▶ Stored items
BEGIN

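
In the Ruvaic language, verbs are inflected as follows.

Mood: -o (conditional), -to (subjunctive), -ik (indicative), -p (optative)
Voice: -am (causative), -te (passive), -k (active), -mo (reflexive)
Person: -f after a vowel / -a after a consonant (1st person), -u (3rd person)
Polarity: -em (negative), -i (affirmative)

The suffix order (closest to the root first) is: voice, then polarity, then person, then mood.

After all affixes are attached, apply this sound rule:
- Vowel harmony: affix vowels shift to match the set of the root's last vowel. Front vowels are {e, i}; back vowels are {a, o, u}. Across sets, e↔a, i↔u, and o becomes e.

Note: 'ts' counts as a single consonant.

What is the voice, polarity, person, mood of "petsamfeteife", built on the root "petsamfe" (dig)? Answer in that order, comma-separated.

passive, affirmative, 1st person, conditional

Segment: petsamfe-te-i-f-o.
voice: -te → passive.
polarity: -i → affirmative.
person: -f/a → 1st person.
mood: -o → conditional.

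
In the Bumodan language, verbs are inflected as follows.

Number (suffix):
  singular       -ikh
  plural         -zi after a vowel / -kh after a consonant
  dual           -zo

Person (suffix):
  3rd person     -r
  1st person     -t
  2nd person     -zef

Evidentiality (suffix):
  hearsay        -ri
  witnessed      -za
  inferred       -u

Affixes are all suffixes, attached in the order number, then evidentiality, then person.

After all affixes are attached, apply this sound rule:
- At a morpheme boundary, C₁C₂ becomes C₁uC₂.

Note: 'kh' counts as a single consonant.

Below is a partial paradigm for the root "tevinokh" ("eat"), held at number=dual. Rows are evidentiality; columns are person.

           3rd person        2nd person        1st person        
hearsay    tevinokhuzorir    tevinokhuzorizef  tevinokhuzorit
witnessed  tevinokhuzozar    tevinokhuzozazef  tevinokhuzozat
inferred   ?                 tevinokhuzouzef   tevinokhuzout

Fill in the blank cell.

tevinokhuzour

Attach number dual -zo → tevinokhzo.
Attach evidentiality inferred -u → tevinokhzou.
Attach person 3rd person -r → tevinokhzour.
Apply epenthesis: tevinokhzour → tevinokhuzour.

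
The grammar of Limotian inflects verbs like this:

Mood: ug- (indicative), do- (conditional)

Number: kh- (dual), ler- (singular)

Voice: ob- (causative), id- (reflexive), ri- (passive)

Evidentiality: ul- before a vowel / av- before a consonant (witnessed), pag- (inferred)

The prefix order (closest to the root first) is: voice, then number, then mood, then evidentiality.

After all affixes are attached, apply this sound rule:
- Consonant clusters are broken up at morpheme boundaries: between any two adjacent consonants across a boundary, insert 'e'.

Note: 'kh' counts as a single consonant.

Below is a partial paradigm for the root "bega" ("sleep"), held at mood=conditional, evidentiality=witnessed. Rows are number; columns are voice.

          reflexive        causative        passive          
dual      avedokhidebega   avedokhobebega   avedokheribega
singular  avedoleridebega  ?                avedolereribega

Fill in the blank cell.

avedolerobebega

Attach voice causative ob- → obbega.
Attach number singular ler- → lerobbega.
Attach mood conditional do- → dolerobbega.
Attach evidentiality witnessed av- (before consonant 'd') → avdolerobbega.
Apply epenthesis: avdolerobbega → avedolerobebega.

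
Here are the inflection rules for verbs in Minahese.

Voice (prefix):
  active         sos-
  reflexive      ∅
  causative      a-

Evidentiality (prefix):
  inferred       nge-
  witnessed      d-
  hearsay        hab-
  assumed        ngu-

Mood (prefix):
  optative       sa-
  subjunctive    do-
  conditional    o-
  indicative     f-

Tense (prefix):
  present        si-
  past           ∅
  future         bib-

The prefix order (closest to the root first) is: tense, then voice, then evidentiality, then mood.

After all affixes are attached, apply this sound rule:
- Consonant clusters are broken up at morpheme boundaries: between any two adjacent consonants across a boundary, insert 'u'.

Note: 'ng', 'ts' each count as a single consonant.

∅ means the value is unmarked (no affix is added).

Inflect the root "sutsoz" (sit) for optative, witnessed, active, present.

sadusosusisutsoz

Attach tense present si- → sisutsoz.
Attach voice active sos- → sossisutsoz.
Attach evidentiality witnessed d- → dsossisutsoz.
Attach mood optative sa- → sadsossisutsoz.
Apply epenthesis: sadsossisutsoz → sadusosusisutsoz.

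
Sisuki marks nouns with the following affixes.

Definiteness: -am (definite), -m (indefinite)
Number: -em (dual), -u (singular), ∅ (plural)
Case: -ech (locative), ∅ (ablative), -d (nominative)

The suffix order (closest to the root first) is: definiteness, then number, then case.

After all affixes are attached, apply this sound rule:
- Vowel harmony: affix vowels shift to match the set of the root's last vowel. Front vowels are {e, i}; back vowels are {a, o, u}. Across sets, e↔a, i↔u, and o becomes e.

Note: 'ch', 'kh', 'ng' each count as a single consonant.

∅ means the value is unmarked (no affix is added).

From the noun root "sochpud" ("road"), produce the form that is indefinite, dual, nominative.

sochpudmamd

Attach definiteness indefinite -m → sochpudm.
Attach number dual -em → sochpudmem.
Attach case nominative -d → sochpudmemd.
Apply vowel harmony: sochpudmemd → sochpudmamd.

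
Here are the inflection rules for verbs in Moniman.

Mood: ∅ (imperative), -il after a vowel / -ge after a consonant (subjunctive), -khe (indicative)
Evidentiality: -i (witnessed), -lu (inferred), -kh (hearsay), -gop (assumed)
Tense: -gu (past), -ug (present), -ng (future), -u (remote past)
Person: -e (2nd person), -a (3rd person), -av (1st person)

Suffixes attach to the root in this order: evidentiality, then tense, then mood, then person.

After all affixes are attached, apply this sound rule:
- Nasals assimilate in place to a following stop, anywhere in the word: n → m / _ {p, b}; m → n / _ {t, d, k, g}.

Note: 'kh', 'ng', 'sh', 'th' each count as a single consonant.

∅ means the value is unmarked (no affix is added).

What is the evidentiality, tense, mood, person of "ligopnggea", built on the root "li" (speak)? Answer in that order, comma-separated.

Segment: li-gop-ng-ge-a.
evidentiality: -gop → assumed.
tense: -ng → future.
mood: -il/ge → subjunctive.
person: -a → 3rd person.

assumed, future, subjunctive, 3rd person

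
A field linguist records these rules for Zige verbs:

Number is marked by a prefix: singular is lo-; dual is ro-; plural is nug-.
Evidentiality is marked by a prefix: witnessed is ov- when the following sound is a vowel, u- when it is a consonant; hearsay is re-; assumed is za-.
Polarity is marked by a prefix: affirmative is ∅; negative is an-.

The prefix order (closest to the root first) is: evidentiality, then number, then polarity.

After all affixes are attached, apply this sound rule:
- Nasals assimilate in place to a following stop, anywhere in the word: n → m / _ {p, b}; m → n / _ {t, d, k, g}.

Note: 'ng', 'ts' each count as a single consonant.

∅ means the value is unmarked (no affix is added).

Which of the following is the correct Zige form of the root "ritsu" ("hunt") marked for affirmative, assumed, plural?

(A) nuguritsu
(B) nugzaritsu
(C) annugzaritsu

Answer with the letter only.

Attach evidentiality assumed za- → zaritsu.
Attach number plural nug- → nugzaritsu.
polarity = affirmative: zero marking, form stays nugzaritsu.
Nasal assimilation: no change.
So the correct form is nugzaritsu, option (B).
(A) nuguritsu is wrong: it uses witnessed instead of assumed for evidentiality.
(C) annugzaritsu is wrong: it uses negative instead of affirmative for polarity.

B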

END

Each line of the data above that contains "columns" counts once; report the total alone.

▶ Result
2